# EXERCISE DIRECTIONS
All of the data should be restated exactly as it stands.
===============
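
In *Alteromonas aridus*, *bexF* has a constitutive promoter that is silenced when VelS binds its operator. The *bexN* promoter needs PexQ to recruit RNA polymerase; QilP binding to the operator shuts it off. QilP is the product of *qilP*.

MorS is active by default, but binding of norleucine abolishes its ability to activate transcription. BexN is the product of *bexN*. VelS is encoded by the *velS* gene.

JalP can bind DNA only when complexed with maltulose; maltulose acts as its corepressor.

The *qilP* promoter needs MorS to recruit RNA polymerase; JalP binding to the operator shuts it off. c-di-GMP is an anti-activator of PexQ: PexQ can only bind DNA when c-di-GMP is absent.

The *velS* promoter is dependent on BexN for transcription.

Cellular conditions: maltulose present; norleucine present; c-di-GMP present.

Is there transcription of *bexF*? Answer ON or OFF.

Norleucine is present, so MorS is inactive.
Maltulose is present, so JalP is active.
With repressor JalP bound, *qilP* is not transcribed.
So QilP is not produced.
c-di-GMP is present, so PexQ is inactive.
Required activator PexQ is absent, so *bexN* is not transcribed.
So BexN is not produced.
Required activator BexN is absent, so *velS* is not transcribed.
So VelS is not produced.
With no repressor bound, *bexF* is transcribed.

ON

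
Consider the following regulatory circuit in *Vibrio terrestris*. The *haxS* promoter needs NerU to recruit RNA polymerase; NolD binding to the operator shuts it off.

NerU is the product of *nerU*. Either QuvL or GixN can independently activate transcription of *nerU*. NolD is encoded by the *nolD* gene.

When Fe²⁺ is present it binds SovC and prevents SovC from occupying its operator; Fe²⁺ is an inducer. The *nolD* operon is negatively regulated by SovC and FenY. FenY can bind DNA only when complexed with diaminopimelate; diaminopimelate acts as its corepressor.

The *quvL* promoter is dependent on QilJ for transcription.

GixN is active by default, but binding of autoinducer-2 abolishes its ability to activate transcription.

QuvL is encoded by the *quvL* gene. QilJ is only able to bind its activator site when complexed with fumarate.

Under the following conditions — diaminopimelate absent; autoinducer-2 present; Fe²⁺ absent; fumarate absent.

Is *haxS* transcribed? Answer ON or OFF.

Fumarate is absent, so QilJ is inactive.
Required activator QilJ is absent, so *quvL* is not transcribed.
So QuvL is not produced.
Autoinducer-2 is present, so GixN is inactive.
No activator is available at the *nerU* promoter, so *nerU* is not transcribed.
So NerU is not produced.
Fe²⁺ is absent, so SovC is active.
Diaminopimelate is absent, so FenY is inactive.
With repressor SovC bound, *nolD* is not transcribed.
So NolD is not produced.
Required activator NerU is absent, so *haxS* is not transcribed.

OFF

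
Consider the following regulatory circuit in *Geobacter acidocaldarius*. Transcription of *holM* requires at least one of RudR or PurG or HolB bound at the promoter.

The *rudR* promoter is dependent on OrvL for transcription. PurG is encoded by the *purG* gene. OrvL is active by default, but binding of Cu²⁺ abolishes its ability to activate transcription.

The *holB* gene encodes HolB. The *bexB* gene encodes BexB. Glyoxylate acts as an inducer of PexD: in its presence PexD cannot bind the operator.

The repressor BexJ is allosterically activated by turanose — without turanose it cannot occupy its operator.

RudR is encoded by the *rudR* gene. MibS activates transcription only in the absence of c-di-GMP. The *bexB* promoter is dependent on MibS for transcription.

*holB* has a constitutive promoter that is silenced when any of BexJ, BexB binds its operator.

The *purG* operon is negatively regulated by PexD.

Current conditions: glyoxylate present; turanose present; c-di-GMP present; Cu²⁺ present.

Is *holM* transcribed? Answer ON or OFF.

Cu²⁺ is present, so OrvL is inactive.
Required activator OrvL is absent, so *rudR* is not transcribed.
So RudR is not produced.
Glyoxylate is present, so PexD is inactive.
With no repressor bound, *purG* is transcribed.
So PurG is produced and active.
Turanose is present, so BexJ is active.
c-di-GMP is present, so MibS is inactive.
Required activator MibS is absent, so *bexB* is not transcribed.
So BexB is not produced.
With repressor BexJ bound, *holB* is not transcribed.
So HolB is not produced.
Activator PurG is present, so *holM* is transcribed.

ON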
===============
# RESPONSE
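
In *Alteromonas aridus*, *bexF* has a constitutive promoter that is silenced when VelS binds its operator. The *bexN* promoter needs PexQ to recruit RNA polymerase; QilP binding to the operator shuts it off. QilP is the product of *qilP*.

MorS is active by default, but binding of norleucine abolishes its ability to activate transcription. BexN is the product of *bexN*. VelS is encoded by the *velS* gene.

JalP can bind DNA only when complexed with maltulose; maltulose acts as its corepressor.

The *qilP* promoter needs MorS to recruit RNA polymerase; JalP binding to the operator shuts it off. c-di-GMP is an anti-activator of PexQ: PexQ can only bind DNA when c-di-GMP is absent.

The *velS* promoter is dependent on BexN for transcription.

Cellular conditions: maltulose present; norleucine present; c-di-GMP present.

Is there transcription of *bexF*? Answer ON or OFF.

Norleucine is present, so MorS is inactive.
Maltulose is present, so JalP is active.
With repressor JalP bound, *qilP* is not transcribed.
So QilP is not produced.
c-di-GMP is present, so PexQ is inactive.
Required activator PexQ is absent, so *bexN* is not transcribed.
So BexN is not produced.
Required activator BexN is absent, so *velS* is not transcribed.
So VelS is not produced.
With no repressor bound, *bexF* is transcribed.

ON

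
Consider the following regulatory circuit in *Vibrio terrestris*. The *haxS* promoter needs NerU to recruit RNA polymerase; NolD binding to the operator shuts it off.

NerU is the product of *nerU*. Either QuvL or GixN can independently activate transcription of *nerU*. NolD is encoded by the *nolD* gene.

When Fe²⁺ is present it binds SovC and prevents SovC from occupying its operator; Fe²⁺ is an inducer. The *nolD* operon is negatively regulated by SovC and FenY. FenY can bind DNA only when complexed with diaminopimelate; diaminopimelate acts as its corepressor.

The *quvL* promoter is dependent on QilJ for transcription.

GixN is active by default, but binding of autoinducer-2 abolishes its ability to activate transcription.

QuvL is encoded by the *quvL* gene. QilJ is only able to bind its activator site when complexed with fumarate.

Under the following conditions — diaminopimelate absent; autoinducer-2 present; Fe²⁺ absent; fumarate absent.

Is *haxS* transcribed? Answer ON or OFF.

Fumarate is absent, so QilJ is inactive.
Required activator QilJ is absent, so *quvL* is not transcribed.
So QuvL is not produced.
Autoinducer-2 is present, so GixN is inactive.
No activator is available at the *nerU* promoter, so *nerU* is not transcribed.
So NerU is not produced.
Fe²⁺ is absent, so SovC is active.
Diaminopimelate is absent, so FenY is inactive.
With repressor SovC bound, *nolD* is not transcribed.
So NolD is not produced.
Required activator NerU is absent, so *haxS* is not transcribed.

OFF

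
Consider the following regulatory circuit in *Geobacter acidocaldarius*. Transcription of *holM* requires at least one of RudR or PurG or HolB bound at the promoter.

The *rudR* promoter is dependent on OrvL for transcription. PurG is encoded by the *purG* gene. OrvL is active by default, but binding of Cu²⁺ abolishes its ability to activate transcription.

The *holB* gene encodes HolB. The *bexB* gene encodes BexB. Glyoxylate acts as an inducer of PexD: in its presence PexD cannot bind the operator.

The repressor BexJ is allosterically activated by turanose — without turanose it cannot occupy its operator.

RudR is encoded by the *rudR* gene. MibS activates transcription only in the absence of c-di-GMP. The *bexB* promoter is dependent on MibS for transcription.

*holB* has a constitutive promoter that is silenced when any of BexJ, BexB binds its operator.

The *purG* operon is negatively regulated by PexD.

Current conditions: glyoxylate present; turanose present; c-di-GMP present; Cu²⁺ present.

Is *holM* transcribed? Answer ON or OFF.

Cu²⁺ is present, so OrvL is inactive.
Required activator OrvL is absent, so *rudR* is not transcribed.
So RudR is not produced.
Glyoxylate is present, so PexD is inactive.
With no repressor bound, *purG* is transcribed.
So PurG is produced and active.
Turanose is present, so BexJ is active.
c-di-GMP is present, so MibS is inactive.
Required activator MibS is absent, so *bexB* is not transcribed.
So BexB is not produced.
With repressor BexJ bound, *holB* is not transcribed.
So HolB is not produced.
Activator PurG is present, so *holM* is transcribed.

ON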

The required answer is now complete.